*TASK GOAL:*
Each record below is to be reproduced without any change.
___ MATERIAL SHOWN ___
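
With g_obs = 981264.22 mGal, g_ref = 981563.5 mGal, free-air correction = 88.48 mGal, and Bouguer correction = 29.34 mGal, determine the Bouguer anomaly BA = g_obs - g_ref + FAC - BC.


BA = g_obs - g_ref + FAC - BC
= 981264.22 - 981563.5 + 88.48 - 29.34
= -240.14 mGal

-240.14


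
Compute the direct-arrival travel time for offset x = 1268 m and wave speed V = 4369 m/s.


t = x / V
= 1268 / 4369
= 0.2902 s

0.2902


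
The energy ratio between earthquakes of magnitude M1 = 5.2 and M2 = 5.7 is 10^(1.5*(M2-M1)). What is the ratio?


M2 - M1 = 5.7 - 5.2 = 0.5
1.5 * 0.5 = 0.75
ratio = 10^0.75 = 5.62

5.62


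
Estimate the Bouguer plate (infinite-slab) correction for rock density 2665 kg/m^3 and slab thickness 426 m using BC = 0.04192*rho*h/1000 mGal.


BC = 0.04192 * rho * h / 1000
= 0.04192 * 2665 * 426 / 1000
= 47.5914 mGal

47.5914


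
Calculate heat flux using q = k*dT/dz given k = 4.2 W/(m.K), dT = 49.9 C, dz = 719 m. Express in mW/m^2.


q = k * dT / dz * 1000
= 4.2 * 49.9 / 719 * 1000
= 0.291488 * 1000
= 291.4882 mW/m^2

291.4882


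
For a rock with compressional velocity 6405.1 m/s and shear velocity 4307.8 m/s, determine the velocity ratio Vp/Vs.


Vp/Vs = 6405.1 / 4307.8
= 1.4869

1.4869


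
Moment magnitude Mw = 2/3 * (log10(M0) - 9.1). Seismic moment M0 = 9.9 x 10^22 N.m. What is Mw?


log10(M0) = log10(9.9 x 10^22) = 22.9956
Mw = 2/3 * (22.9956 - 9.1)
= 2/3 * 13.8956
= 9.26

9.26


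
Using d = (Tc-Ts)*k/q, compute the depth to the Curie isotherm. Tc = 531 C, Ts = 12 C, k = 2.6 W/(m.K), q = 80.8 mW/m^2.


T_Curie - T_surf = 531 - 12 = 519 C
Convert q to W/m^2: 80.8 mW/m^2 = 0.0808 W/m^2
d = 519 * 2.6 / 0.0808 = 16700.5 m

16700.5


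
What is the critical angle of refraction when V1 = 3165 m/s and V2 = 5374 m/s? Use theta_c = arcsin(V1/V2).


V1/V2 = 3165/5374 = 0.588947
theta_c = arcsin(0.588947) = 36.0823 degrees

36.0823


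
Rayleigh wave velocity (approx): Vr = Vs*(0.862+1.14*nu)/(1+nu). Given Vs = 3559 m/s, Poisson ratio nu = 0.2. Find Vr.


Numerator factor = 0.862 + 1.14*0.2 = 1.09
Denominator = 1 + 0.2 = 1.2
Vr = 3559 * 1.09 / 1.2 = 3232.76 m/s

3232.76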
___
*YOUR RESPONSE:*
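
With g_obs = 981264.22 mGal, g_ref = 981563.5 mGal, free-air correction = 88.48 mGal, and Bouguer correction = 29.34 mGal, determine the Bouguer anomaly BA = g_obs - g_ref + FAC - BC.


BA = g_obs - g_ref + FAC - BC
= 981264.22 - 981563.5 + 88.48 - 29.34
= -240.14 mGal

-240.14


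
Compute the direct-arrival travel time for offset x = 1268 m and wave speed V = 4369 m/s.


t = x / V
= 1268 / 4369
= 0.2902 s

0.2902


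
The energy ratio between earthquakes of magnitude M1 = 5.2 and M2 = 5.7 is 10^(1.5*(M2-M1)). What is the ratio?


M2 - M1 = 5.7 - 5.2 = 0.5
1.5 * 0.5 = 0.75
ratio = 10^0.75 = 5.62

5.62


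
Estimate the Bouguer plate (infinite-slab) correction for rock density 2665 kg/m^3 and slab thickness 426 m using BC = 0.04192*rho*h/1000 mGal.


BC = 0.04192 * rho * h / 1000
= 0.04192 * 2665 * 426 / 1000
= 47.5914 mGal

47.5914


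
Calculate heat flux using q = k*dT/dz given k = 4.2 W/(m.K), dT = 49.9 C, dz = 719 m. Express in mW/m^2.


q = k * dT / dz * 1000
= 4.2 * 49.9 / 719 * 1000
= 0.291488 * 1000
= 291.4882 mW/m^2

291.4882


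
For a rock with compressional velocity 6405.1 m/s and shear velocity 4307.8 m/s, determine the velocity ratio Vp/Vs.


Vp/Vs = 6405.1 / 4307.8
= 1.4869

1.4869


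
Moment magnitude Mw = 2/3 * (log10(M0) - 9.1). Seismic moment M0 = 9.9 x 10^22 N.m. What is Mw?


log10(M0) = log10(9.9 x 10^22) = 22.9956
Mw = 2/3 * (22.9956 - 9.1)
= 2/3 * 13.8956
= 9.26

9.26


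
Using d = (Tc-Ts)*k/q, compute the depth to the Curie isotherm. Tc = 531 C, Ts = 12 C, k = 2.6 W/(m.K), q = 80.8 mW/m^2.


T_Curie - T_surf = 531 - 12 = 519 C
Convert q to W/m^2: 80.8 mW/m^2 = 0.0808 W/m^2
d = 519 * 2.6 / 0.0808 = 16700.5 m

16700.5


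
What is the critical angle of refraction when V1 = 3165 m/s and V2 = 5374 m/s? Use theta_c = arcsin(V1/V2).


V1/V2 = 3165/5374 = 0.588947
theta_c = arcsin(0.588947) = 36.0823 degrees

36.0823


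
Rayleigh wave velocity (approx): Vr = Vs*(0.862+1.14*nu)/(1+nu). Given Vs = 3559 m/s, Poisson ratio nu = 0.2. Find Vr.


Numerator factor = 0.862 + 1.14*0.2 = 1.09
Denominator = 1 + 0.2 = 1.2
Vr = 3559 * 1.09 / 1.2 = 3232.76 m/s

3232.76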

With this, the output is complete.